## Instructions to follow
Among the entries that follow, the required portion opens with the line containing "t10 = (862, 7, 53, d, S99)" and closes with the line containing "(293, 429, 92, 39, 2)". Give that portion again exactly, and nothing else.

## The input
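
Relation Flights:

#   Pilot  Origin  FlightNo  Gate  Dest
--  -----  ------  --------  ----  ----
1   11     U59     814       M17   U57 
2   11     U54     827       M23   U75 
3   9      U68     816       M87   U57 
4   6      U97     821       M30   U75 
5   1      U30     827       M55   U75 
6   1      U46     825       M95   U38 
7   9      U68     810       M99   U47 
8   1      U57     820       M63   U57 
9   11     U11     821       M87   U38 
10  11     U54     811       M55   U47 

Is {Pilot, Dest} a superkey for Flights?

Yes

All 10 rows have distinct {Pilot, Dest} values, so {Pilot, Dest} → (all attributes) holds and {Pilot, Dest} is a superkey.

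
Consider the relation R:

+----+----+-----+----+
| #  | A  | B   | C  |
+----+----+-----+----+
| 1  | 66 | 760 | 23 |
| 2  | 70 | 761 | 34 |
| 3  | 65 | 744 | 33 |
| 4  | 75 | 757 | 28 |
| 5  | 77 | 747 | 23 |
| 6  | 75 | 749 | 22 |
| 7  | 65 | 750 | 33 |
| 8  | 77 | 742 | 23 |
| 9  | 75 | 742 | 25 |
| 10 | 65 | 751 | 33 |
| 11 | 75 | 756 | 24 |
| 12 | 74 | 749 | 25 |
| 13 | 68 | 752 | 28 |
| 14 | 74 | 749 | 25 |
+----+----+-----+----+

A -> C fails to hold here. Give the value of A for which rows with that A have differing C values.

A=66: row 1 → C = 23 ✓
A=70: row 2 → C = 34 ✓
A=65: rows 3, 7, 10 → C = 33, 33, 33 ✓
A=75: rows 4, 6, 9, 11 → C takes values {28, 22, 25, 24} — violation
A=77: rows 5, 8 → C = 23, 23 ✓
A=74: rows 12, 14 → C = 25, 25 ✓
A=68: row 13 → C = 28 ✓
The only A value with inconsistent C is A=75.

75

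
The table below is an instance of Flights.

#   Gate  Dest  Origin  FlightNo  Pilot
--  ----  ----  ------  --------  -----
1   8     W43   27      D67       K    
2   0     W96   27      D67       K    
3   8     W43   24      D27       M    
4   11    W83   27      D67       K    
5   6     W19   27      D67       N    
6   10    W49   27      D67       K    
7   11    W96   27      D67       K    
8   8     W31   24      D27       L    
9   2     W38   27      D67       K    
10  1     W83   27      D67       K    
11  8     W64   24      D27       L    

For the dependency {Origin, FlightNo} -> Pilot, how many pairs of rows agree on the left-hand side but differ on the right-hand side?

(Origin=27, FlightNo=D67): violating pairs (1,5), (2,5), (4,5), (5,6), (5,7), (5,9), (5,10) — 7 pairs.
(Origin=24, FlightNo=D27): violating pairs (3,8), (3,11) — 2 pairs.

9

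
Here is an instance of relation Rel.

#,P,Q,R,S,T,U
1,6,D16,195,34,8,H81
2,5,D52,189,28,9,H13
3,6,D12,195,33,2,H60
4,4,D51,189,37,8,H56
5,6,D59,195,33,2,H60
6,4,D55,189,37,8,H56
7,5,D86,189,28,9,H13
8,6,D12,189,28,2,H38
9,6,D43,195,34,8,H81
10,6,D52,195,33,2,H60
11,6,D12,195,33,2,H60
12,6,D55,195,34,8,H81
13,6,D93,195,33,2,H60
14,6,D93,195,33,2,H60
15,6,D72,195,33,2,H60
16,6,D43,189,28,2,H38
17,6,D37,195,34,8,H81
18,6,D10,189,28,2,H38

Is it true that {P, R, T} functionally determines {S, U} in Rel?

(P=6, R=195, T=8): rows 1, 9, 12, 17 → {S,U} = (34, H81), (34, H81), (34, H81), (34, H81) ✓
(P=5, R=189, T=9): rows 2, 7 → {S,U} = (28, H13), (28, H13) ✓
(P=6, R=195, T=2): rows 3, 5, 10, 11, 13, 14, 15 → {S,U} = (33, H60), (33, H60), (33, H60), (33, H60), (33, H60), (33, H60), (33, H60) ✓
(P=4, R=189, T=8): rows 4, 6 → {S,U} = (37, H56), (37, H56) ✓
(P=6, R=189, T=2): rows 8, 16, 18 → {S,U} = (28, H38), (28, H38), (28, H38) ✓
Every {P, R, T} value is associated with a single {S, U} value, so {P, R, T} -> {S, U} holds.

Yes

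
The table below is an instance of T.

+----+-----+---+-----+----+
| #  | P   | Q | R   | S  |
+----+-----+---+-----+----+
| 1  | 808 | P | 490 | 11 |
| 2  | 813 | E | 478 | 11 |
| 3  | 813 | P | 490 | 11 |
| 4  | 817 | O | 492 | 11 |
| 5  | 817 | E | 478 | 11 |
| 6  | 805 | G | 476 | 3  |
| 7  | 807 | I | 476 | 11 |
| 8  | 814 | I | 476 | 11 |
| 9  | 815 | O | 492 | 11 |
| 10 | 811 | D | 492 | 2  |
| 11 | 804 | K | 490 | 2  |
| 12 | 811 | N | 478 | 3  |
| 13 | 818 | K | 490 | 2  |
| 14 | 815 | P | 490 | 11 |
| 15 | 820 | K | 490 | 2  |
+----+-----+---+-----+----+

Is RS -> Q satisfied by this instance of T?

(R=490, S=11): rows 1, 3, 14 → Q = P, P, P ✓
(R=478, S=11): rows 2, 5 → Q = E, E ✓
(R=492, S=11): rows 4, 9 → Q = O, O ✓
(R=476, S=3): row 6 → Q = G ✓
(R=476, S=11): rows 7, 8 → Q = I, I ✓
(R=492, S=2): row 10 → Q = D ✓
(R=490, S=2): rows 11, 13, 15 → Q = K, K, K ✓
(R=478, S=3): row 12 → Q = N ✓
Every RS value is associated with a single Q value, so RS -> Q holds.

Yes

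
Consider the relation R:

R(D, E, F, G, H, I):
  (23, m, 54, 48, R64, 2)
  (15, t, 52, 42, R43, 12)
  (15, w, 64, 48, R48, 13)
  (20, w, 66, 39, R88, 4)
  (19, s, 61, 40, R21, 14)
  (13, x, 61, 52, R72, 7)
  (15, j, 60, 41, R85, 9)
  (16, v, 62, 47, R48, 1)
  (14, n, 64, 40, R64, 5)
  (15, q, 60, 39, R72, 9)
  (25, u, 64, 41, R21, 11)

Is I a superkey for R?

No

Two distinct rows share I=9, so I does not determine every attribute — not a superkey.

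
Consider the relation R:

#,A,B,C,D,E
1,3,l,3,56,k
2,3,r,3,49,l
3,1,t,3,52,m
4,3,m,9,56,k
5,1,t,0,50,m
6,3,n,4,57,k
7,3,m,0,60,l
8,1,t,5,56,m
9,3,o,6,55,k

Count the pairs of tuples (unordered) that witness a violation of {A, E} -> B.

7

(A=3, E=k): violating pairs (1,4), (1,6), (1,9), (4,6), (4,9), (6,9) — 6 pairs.
(A=3, E=l): violating pairs (2,7) — 1 pair.
(A=1, E=m): all 3 rows agree on B — 0 pairs.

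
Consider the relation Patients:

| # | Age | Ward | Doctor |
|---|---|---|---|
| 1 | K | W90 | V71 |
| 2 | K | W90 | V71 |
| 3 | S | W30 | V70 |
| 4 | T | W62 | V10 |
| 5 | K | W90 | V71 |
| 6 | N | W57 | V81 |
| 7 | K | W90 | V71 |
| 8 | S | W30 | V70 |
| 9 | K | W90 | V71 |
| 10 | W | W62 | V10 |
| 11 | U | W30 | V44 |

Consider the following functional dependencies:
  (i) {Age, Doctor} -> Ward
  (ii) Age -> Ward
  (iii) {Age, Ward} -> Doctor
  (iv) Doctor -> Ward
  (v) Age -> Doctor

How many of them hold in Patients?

(i) {Age, Doctor} -> Ward: every LHS value maps to a single RHS value — holds.
(ii) Age -> Ward: every LHS value maps to a single RHS value — holds.
(iii) {Age, Ward} -> Doctor: every LHS value maps to a single RHS value — holds.
(iv) Doctor -> Ward: every LHS value maps to a single RHS value — holds.
(v) Age -> Doctor: every LHS value maps to a single RHS value — holds.
5 of the 5 dependencies hold.

5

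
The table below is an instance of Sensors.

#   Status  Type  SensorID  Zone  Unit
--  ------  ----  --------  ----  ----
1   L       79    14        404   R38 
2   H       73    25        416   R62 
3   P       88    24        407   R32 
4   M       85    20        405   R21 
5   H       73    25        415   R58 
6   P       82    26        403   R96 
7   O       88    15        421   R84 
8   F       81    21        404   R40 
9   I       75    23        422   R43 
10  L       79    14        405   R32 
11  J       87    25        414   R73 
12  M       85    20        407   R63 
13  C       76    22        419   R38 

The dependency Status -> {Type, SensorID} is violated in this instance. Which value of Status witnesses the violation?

Status=L: rows 1, 10 → {Type,SensorID} = (79, 14), (79, 14) ✓
Status=H: rows 2, 5 → {Type,SensorID} = (73, 25), (73, 25) ✓
Status=P: rows 3, 6 → {Type,SensorID} takes values {(88, 24), (82, 26)} — violation
Status=M: rows 4, 12 → {Type,SensorID} = (85, 20), (85, 20) ✓
Status=O: row 7 → {Type,SensorID} = (88, 15) ✓
Status=F: row 8 → {Type,SensorID} = (81, 21) ✓
Status=I: row 9 → {Type,SensorID} = (75, 23) ✓
Status=J: row 11 → {Type,SensorID} = (87, 25) ✓
Status=C: row 13 → {Type,SensorID} = (76, 22) ✓
The only Status value with inconsistent RHS is Status=P.

P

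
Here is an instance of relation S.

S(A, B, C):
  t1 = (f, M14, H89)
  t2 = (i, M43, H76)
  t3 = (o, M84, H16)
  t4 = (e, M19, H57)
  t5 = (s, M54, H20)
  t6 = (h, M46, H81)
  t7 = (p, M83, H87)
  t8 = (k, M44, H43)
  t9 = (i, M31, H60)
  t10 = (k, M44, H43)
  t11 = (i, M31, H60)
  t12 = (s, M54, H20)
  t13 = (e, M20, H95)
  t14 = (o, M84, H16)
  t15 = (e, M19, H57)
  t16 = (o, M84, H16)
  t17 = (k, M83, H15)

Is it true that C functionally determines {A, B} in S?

C=H89: row 1 → {A,B} = (f, M14) ✓
C=H76: row 2 → {A,B} = (i, M43) ✓
C=H16: rows 3, 14, 16 → {A,B} = (o, M84), (o, M84), (o, M84) ✓
C=H57: rows 4, 15 → {A,B} = (e, M19), (e, M19) ✓
C=H20: rows 5, 12 → {A,B} = (s, M54), (s, M54) ✓
C=H81: row 6 → {A,B} = (h, M46) ✓
C=H87: row 7 → {A,B} = (p, M83) ✓
C=H43: rows 8, 10 → {A,B} = (k, M44), (k, M44) ✓
C=H60: rows 9, 11 → {A,B} = (i, M31), (i, M31) ✓
C=H95: row 13 → {A,B} = (e, M20) ✓
C=H15: row 17 → {A,B} = (k, M83) ✓
Every C value is associated with a single {A, B} value, so C -> {A, B} holds.

Yes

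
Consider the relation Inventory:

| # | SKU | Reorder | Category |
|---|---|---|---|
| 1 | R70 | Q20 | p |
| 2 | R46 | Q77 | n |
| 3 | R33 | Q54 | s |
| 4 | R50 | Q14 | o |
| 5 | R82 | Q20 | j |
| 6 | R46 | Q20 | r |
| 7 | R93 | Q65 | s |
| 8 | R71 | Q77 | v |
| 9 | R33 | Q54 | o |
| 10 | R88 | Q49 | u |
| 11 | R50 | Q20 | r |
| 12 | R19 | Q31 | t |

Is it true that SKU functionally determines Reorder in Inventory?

SKU=R70: row 1 → Reorder = Q20 ✓
SKU=R46: rows 2, 6 → Reorder takes values {Q77, Q20} — violation
SKU=R33: rows 3, 9 → Reorder = Q54, Q54 ✓
SKU=R50: rows 4, 11 → Reorder takes values {Q14, Q20} — violation
SKU=R82: row 5 → Reorder = Q20 ✓
SKU=R93: row 7 → Reorder = Q65 ✓
SKU=R71: row 8 → Reorder = Q77 ✓
SKU=R88: row 10 → Reorder = Q49 ✓
SKU=R19: row 12 → Reorder = Q31 ✓
Two rows agree on SKU but differ on Reorder, so SKU → Reorder does not hold.

No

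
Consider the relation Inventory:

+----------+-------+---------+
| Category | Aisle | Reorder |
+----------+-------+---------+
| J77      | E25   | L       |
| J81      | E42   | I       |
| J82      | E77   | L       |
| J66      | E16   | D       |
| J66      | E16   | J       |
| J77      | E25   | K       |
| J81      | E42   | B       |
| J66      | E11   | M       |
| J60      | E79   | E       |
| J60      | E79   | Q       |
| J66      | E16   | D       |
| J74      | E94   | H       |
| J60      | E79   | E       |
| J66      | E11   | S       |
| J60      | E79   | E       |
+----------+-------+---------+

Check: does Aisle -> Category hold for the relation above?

Yes

Aisle=E25: 2 rows → Category = J77, J77 ✓
Aisle=E42: 2 rows → Category = J81, J81 ✓
Aisle=E77: 1 row → Category = J82 ✓
Aisle=E16: 3 rows → Category = J66, J66, J66 ✓
Aisle=E11: 2 rows → Category = J66, J66 ✓
Aisle=E79: 4 rows → Category = J60, J60, J60, J60 ✓
Aisle=E94: 1 row → Category = J74 ✓
Every Aisle value is associated with a single Category value, so Aisle -> Category holds.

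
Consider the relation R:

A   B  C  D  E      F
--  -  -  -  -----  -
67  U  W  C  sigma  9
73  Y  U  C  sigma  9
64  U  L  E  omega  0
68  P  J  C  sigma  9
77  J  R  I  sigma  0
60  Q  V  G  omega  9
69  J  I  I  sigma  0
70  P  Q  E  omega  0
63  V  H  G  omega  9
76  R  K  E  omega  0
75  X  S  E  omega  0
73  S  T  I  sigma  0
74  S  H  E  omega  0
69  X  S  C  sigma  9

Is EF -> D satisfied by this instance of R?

(E=sigma, F=9): 4 rows → D = C, C, C, C ✓
(E=omega, F=0): 5 rows → D = E, E, E, E, E ✓
(E=sigma, F=0): 3 rows → D = I, I, I ✓
(E=omega, F=9): 2 rows → D = G, G ✓
Every EF value is associated with a single D value, so EF -> D holds.

Yes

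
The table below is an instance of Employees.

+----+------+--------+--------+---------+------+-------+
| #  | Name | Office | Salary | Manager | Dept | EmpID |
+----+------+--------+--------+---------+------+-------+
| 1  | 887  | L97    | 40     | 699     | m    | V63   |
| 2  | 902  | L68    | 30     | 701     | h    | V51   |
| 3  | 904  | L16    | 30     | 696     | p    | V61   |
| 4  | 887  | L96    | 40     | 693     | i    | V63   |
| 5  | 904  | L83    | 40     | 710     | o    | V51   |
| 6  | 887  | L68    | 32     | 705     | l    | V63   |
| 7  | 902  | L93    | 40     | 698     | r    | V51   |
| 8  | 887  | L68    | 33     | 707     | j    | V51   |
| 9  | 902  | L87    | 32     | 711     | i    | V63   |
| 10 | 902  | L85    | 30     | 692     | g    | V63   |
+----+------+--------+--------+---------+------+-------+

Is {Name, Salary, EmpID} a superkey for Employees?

No

Rows 1 and 4 have the same {Name, Salary, EmpID} value (Name=887, Salary=40, EmpID=V63) but are distinct tuples, so {Name, Salary, EmpID} does not determine every attribute — not a superkey.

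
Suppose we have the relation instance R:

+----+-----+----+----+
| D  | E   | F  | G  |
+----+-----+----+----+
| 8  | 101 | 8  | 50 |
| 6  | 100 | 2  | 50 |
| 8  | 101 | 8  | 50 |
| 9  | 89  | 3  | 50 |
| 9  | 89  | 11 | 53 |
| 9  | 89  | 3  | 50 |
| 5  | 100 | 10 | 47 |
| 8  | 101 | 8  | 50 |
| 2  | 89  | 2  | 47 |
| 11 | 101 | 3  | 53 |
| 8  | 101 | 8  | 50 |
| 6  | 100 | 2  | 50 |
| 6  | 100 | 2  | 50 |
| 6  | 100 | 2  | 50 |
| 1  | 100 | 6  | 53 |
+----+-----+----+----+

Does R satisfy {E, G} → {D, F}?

Yes

(E=101, G=50): 4 rows → {D,F} = (8, 8), (8, 8), (8, 8), (8, 8) ✓
(E=100, G=50): 4 rows → {D,F} = (6, 2), (6, 2), (6, 2), (6, 2) ✓
(E=89, G=50): 2 rows → {D,F} = (9, 3), (9, 3) ✓
(E=89, G=53): 1 row → {D,F} = (9, 11) ✓
(E=100, G=47): 1 row → {D,F} = (5, 10) ✓
(E=89, G=47): 1 row → {D,F} = (2, 2) ✓
(E=101, G=53): 1 row → {D,F} = (11, 3) ✓
(E=100, G=53): 1 row → {D,F} = (1, 6) ✓
Every {E, G} value is associated with a single {D, F} value, so {E, G} → {D, F} holds.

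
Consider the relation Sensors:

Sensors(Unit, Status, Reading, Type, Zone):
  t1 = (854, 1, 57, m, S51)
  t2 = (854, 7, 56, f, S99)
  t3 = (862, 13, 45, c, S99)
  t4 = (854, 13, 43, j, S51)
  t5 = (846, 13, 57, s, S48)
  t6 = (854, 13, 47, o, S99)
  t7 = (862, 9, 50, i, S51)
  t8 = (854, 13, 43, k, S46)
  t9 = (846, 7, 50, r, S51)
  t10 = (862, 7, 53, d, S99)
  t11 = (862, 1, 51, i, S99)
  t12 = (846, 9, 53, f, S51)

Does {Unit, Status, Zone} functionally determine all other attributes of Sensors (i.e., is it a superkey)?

Yes

All 12 rows have distinct {Unit, Status, Zone} values, so {Unit, Status, Zone} → (all attributes) holds and {Unit, Status, Zone} is a superkey.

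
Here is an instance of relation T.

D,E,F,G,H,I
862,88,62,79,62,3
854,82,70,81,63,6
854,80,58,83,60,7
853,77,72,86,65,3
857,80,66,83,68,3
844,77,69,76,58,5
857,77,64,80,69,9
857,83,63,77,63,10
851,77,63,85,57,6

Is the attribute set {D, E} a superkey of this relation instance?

All 9 rows have distinct {D, E} values, so {D, E} → (all attributes) holds and {D, E} is a superkey.

Yes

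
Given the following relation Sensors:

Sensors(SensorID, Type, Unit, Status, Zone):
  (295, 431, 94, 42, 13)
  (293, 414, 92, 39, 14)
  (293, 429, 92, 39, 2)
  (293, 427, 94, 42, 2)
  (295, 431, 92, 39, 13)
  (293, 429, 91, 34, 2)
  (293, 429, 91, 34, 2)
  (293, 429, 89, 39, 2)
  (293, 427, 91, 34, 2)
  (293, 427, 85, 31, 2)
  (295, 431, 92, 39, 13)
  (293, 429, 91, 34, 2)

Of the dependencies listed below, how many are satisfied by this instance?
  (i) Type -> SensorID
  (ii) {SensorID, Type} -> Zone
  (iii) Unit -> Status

3

(i) Type -> SensorID: every LHS value maps to a single RHS value — holds.
(ii) {SensorID, Type} -> Zone: every LHS value maps to a single RHS value — holds.
(iii) Unit -> Status: every LHS value maps to a single RHS value — holds.
3 of the 3 dependencies hold.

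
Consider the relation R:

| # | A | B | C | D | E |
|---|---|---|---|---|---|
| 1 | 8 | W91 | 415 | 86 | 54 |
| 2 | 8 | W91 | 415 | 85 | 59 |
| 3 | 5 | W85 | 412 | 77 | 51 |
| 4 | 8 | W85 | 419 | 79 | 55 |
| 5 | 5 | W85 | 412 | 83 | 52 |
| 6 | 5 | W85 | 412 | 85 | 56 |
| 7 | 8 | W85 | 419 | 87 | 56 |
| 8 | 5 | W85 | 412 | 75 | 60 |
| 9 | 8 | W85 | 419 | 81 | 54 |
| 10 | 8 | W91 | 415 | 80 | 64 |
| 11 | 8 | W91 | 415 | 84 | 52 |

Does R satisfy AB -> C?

(A=8, B=W91): rows 1, 2, 10, 11 → C = 415, 415, 415, 415 ✓
(A=5, B=W85): rows 3, 5, 6, 8 → C = 412, 412, 412, 412 ✓
(A=8, B=W85): rows 4, 7, 9 → C = 419, 419, 419 ✓
Every AB value is associated with a single C value, so AB -> C holds.

Yes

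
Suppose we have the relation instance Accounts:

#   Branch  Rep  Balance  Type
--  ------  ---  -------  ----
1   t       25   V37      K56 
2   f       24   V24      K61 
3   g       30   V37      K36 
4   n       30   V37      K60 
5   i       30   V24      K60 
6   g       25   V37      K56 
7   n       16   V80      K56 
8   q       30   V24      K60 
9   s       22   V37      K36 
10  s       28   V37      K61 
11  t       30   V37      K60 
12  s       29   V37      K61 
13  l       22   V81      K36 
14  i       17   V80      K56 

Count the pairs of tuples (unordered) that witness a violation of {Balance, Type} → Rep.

(Balance=V37, Type=K56): all 2 rows agree on Rep — 0 pairs.
(Balance=V37, Type=K36): violating pairs (3,9) — 1 pair.
(Balance=V37, Type=K60): all 2 rows agree on Rep — 0 pairs.
(Balance=V24, Type=K60): all 2 rows agree on Rep — 0 pairs.
(Balance=V80, Type=K56): violating pairs (7,14) — 1 pair.
(Balance=V37, Type=K61): violating pairs (10,12) — 1 pair.

3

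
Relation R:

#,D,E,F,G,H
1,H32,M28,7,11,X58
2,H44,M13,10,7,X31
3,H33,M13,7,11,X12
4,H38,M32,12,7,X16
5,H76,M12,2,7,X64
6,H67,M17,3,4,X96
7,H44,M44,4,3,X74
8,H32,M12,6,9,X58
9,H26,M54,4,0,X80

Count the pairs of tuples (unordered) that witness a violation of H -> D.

0

H=X58: all 2 rows agree on D — 0 pairs.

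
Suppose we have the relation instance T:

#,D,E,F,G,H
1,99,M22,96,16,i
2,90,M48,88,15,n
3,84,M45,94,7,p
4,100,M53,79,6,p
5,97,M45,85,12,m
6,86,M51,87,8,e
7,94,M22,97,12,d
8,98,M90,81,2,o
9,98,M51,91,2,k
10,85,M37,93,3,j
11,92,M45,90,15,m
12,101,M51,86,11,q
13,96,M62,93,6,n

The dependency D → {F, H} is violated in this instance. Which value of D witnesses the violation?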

## Output
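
  t10 = (862, 7, 53, d, S99)
  t11 = (862, 1, 51, i, S99)
  t12 = (846, 9, 53, f, S51)

Does {Unit, Status, Zone} functionally determine all other attributes of Sensors (i.e., is it a superkey)?

Yes

All 12 rows have distinct {Unit, Status, Zone} values, so {Unit, Status, Zone} → (all attributes) holds and {Unit, Status, Zone} is a superkey.

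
Here is an instance of relation T.

D,E,F,G,H,I
862,88,62,79,62,3
854,82,70,81,63,6
854,80,58,83,60,7
853,77,72,86,65,3
857,80,66,83,68,3
844,77,69,76,58,5
857,77,64,80,69,9
857,83,63,77,63,10
851,77,63,85,57,6

Is the attribute set {D, E} a superkey of this relation instance?

All 9 rows have distinct {D, E} values, so {D, E} → (all attributes) holds and {D, E} is a superkey.

Yes

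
Given the following relation Sensors:

Sensors(SensorID, Type, Unit, Status, Zone):
  (295, 431, 94, 42, 13)
  (293, 414, 92, 39, 14)
  (293, 429, 92, 39, 2)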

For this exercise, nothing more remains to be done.